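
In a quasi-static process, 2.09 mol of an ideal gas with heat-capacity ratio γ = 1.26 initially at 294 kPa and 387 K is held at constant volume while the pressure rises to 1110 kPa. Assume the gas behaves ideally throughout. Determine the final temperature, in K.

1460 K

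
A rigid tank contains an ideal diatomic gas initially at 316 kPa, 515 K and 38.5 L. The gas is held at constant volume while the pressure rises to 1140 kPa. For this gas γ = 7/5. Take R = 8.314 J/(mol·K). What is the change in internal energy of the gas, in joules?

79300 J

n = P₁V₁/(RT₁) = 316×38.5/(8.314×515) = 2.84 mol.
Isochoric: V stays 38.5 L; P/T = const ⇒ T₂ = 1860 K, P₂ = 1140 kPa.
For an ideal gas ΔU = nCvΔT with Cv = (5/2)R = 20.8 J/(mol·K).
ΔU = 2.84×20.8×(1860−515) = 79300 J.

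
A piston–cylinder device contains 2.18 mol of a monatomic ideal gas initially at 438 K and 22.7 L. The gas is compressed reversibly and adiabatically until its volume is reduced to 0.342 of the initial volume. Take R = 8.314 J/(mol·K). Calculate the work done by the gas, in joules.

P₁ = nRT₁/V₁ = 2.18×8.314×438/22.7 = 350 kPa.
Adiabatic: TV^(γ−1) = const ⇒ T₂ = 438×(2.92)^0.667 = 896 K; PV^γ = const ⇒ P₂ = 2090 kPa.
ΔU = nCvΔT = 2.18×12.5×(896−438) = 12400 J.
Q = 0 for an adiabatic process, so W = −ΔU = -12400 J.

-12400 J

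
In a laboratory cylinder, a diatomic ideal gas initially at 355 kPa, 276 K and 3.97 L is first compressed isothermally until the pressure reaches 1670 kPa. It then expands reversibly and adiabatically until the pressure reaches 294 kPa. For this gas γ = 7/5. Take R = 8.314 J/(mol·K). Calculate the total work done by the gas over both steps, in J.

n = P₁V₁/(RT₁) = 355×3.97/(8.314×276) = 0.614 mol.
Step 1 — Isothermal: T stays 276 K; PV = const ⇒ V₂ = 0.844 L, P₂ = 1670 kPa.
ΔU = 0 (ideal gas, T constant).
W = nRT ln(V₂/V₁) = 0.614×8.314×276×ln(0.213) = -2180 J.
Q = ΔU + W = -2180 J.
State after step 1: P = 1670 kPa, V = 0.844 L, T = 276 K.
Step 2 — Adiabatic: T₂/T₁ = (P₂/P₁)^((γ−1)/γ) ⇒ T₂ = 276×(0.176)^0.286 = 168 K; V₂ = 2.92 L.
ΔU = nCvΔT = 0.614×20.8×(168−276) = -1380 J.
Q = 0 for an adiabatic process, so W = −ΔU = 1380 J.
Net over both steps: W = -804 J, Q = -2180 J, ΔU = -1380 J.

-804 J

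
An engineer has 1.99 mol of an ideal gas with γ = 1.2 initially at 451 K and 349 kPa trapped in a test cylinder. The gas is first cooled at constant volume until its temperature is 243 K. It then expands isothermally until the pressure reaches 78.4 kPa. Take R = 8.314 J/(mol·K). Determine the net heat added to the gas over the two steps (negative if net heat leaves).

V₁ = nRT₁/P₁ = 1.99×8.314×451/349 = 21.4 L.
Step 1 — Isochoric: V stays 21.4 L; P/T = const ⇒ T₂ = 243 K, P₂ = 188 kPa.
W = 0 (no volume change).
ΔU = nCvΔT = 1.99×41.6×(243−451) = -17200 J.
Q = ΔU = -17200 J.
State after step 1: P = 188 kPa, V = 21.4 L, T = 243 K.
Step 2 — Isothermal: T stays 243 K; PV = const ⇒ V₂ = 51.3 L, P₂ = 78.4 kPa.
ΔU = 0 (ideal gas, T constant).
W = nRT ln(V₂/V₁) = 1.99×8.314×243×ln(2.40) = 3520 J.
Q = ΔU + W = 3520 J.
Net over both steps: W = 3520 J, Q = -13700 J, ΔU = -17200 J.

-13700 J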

* Task instructions *
Write the data back out verbatim.

* Task output *
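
In a quasi-static process, 2.09 mol of an ideal gas with heat-capacity ratio γ = 1.26 initially at 294 kPa and 387 K is held at constant volume while the pressure rises to 1110 kPa. Assume the gas behaves ideally throughout. Determine the final temperature, in K.

1460 K

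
A rigid tank contains an ideal diatomic gas initially at 316 kPa, 515 K and 38.5 L. The gas is held at constant volume while the pressure rises to 1140 kPa. For this gas γ = 7/5. Take R = 8.314 J/(mol·K). What is the change in internal energy of the gas, in joules?

79300 J

n = P₁V₁/(RT₁) = 316×38.5/(8.314×515) = 2.84 mol.
Isochoric: V stays 38.5 L; P/T = const ⇒ T₂ = 1860 K, P₂ = 1140 kPa.
For an ideal gas ΔU = nCvΔT with Cv = (5/2)R = 20.8 J/(mol·K).
ΔU = 2.84×20.8×(1860−515) = 79300 J.

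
A piston–cylinder device contains 2.18 mol of a monatomic ideal gas initially at 438 K and 22.7 L. The gas is compressed reversibly and adiabatically until its volume is reduced to 0.342 of the initial volume. Take R = 8.314 J/(mol·K). Calculate the work done by the gas, in joules.

P₁ = nRT₁/V₁ = 2.18×8.314×438/22.7 = 350 kPa.
Adiabatic: TV^(γ−1) = const ⇒ T₂ = 438×(2.92)^0.667 = 896 K; PV^γ = const ⇒ P₂ = 2090 kPa.
ΔU = nCvΔT = 2.18×12.5×(896−438) = 12400 J.
Q = 0 for an adiabatic process, so W = −ΔU = -12400 J.

-12400 J

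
In a laboratory cylinder, a diatomic ideal gas initially at 355 kPa, 276 K and 3.97 L is first compressed isothermally until the pressure reaches 1670 kPa. It then expands reversibly and adiabatically until the pressure reaches 294 kPa. For this gas γ = 7/5. Take R = 8.314 J/(mol·K). Calculate the total work done by the gas over both steps, in J.

n = P₁V₁/(RT₁) = 355×3.97/(8.314×276) = 0.614 mol.
Step 1 — Isothermal: T stays 276 K; PV = const ⇒ V₂ = 0.844 L, P₂ = 1670 kPa.
ΔU = 0 (ideal gas, T constant).
W = nRT ln(V₂/V₁) = 0.614×8.314×276×ln(0.213) = -2180 J.
Q = ΔU + W = -2180 J.
State after step 1: P = 1670 kPa, V = 0.844 L, T = 276 K.
Step 2 — Adiabatic: T₂/T₁ = (P₂/P₁)^((γ−1)/γ) ⇒ T₂ = 276×(0.176)^0.286 = 168 K; V₂ = 2.92 L.
ΔU = nCvΔT = 0.614×20.8×(168−276) = -1380 J.
Q = 0 for an adiabatic process, so W = −ΔU = 1380 J.
Net over both steps: W = -804 J, Q = -2180 J, ΔU = -1380 J.

-804 J

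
An engineer has 1.99 mol of an ideal gas with γ = 1.2 initially at 451 K and 349 kPa trapped in a test cylinder. The gas is first cooled at constant volume until its temperature is 243 K. It then expands isothermally until the pressure reaches 78.4 kPa. Take R = 8.314 J/(mol·K). Determine the net heat added to the gas over the two steps (negative if net heat leaves).

V₁ = nRT₁/P₁ = 1.99×8.314×451/349 = 21.4 L.
Step 1 — Isochoric: V stays 21.4 L; P/T = const ⇒ T₂ = 243 K, P₂ = 188 kPa.
W = 0 (no volume change).
ΔU = nCvΔT = 1.99×41.6×(243−451) = -17200 J.
Q = ΔU = -17200 J.
State after step 1: P = 188 kPa, V = 21.4 L, T = 243 K.
Step 2 — Isothermal: T stays 243 K; PV = const ⇒ V₂ = 51.3 L, P₂ = 78.4 kPa.
ΔU = 0 (ideal gas, T constant).
W = nRT ln(V₂/V₁) = 1.99×8.314×243×ln(2.40) = 3520 J.
Q = ΔU + W = 3520 J.
Net over both steps: W = 3520 J, Q = -13700 J, ΔU = -17200 J.

-13700 J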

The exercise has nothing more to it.